• [EXERCISE GOAL] When you reach the line in the data below that contains "Does a perfect", please start repeating lines exactly, and stop after the line that contains "What is the maximum independent set size?", repeating nothing else.

• [EXERCISE MATERIAL]
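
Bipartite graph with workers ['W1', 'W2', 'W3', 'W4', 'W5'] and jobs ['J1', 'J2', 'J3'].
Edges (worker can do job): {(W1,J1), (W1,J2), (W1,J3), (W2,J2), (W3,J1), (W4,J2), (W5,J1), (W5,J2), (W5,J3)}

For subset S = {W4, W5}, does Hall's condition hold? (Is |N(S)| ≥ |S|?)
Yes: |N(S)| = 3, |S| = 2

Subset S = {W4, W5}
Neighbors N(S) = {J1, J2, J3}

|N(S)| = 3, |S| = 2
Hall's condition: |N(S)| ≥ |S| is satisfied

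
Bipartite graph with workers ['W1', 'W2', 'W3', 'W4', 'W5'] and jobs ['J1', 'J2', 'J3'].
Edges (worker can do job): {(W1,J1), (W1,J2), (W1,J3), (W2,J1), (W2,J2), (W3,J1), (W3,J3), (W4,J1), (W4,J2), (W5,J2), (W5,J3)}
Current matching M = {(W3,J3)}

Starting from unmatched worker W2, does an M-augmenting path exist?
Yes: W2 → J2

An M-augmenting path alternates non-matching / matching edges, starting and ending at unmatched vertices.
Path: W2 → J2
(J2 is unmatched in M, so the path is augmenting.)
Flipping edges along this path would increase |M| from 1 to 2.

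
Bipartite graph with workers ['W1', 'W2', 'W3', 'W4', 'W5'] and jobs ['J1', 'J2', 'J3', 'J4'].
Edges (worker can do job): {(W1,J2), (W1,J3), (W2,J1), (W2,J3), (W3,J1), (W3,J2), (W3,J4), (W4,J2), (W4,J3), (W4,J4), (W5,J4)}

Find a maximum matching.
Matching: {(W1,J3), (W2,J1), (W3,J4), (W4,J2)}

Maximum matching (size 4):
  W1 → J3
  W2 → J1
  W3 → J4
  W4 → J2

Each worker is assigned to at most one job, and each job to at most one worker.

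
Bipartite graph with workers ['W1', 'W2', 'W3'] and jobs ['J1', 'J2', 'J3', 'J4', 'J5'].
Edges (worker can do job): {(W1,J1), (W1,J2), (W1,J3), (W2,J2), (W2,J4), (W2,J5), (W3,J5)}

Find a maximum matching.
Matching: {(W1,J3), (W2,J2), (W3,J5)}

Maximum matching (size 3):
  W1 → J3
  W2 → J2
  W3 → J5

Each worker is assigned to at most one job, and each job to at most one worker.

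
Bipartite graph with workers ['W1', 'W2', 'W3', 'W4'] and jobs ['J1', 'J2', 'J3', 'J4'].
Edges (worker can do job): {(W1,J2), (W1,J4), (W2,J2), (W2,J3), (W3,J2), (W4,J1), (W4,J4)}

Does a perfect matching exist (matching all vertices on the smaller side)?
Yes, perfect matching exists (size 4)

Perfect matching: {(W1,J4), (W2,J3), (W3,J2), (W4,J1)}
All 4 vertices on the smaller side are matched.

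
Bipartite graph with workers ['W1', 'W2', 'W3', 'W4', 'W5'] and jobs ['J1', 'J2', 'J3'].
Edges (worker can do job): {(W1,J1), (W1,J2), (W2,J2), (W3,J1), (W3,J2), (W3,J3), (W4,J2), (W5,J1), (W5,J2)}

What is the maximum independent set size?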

--

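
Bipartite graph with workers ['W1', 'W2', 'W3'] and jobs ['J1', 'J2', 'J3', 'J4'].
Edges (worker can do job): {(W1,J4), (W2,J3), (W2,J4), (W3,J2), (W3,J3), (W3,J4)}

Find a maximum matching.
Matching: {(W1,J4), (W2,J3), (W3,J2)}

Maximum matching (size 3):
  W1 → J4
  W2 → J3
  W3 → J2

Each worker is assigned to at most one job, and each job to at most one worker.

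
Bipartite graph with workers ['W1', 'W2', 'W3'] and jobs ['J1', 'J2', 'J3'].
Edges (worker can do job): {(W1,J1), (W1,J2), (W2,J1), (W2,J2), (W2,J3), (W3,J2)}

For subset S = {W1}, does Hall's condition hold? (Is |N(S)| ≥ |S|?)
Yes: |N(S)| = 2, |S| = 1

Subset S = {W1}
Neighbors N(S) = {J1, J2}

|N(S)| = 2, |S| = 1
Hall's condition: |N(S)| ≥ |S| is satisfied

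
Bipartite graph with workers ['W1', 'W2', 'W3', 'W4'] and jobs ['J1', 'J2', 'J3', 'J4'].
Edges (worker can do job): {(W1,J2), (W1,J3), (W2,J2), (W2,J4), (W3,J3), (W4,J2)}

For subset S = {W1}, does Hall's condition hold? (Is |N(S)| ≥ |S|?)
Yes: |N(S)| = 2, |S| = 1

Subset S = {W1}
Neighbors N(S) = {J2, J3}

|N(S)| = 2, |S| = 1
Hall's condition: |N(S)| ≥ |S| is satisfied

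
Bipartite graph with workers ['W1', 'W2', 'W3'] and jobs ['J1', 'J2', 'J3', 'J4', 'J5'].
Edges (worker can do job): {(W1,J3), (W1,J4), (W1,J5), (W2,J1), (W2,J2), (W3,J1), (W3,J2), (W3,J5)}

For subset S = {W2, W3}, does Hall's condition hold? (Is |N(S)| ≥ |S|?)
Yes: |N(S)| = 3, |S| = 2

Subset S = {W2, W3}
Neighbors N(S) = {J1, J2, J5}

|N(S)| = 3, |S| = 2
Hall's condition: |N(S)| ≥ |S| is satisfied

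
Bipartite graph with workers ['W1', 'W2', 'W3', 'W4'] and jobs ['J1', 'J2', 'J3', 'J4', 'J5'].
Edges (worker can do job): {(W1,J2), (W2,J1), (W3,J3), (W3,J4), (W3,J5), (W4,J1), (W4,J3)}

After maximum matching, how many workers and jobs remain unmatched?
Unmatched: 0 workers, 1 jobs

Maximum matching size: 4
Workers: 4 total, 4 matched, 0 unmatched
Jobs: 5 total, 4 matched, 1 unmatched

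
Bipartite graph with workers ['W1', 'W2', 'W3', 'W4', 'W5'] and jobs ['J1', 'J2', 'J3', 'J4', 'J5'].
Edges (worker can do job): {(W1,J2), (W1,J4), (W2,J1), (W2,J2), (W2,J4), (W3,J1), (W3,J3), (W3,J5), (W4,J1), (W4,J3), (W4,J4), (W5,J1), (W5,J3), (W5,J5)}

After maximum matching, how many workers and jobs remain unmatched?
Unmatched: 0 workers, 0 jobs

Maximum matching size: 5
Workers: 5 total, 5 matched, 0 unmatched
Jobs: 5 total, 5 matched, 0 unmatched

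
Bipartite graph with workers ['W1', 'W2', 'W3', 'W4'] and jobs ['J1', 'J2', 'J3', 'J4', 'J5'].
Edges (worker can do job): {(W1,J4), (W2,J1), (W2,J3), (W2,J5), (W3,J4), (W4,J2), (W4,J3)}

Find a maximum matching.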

• [ANSWER SECTION]
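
Does a perfect matching exist (matching all vertices on the smaller side)?
Yes, perfect matching exists (size 4)

Perfect matching: {(W1,J4), (W2,J3), (W3,J2), (W4,J1)}
All 4 vertices on the smaller side are matched.

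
Bipartite graph with workers ['W1', 'W2', 'W3', 'W4', 'W5'] and jobs ['J1', 'J2', 'J3'].
Edges (worker can do job): {(W1,J1), (W1,J2), (W2,J2), (W3,J1), (W3,J2), (W3,J3), (W4,J2), (W5,J1), (W5,J2)}

What is the maximum independent set size?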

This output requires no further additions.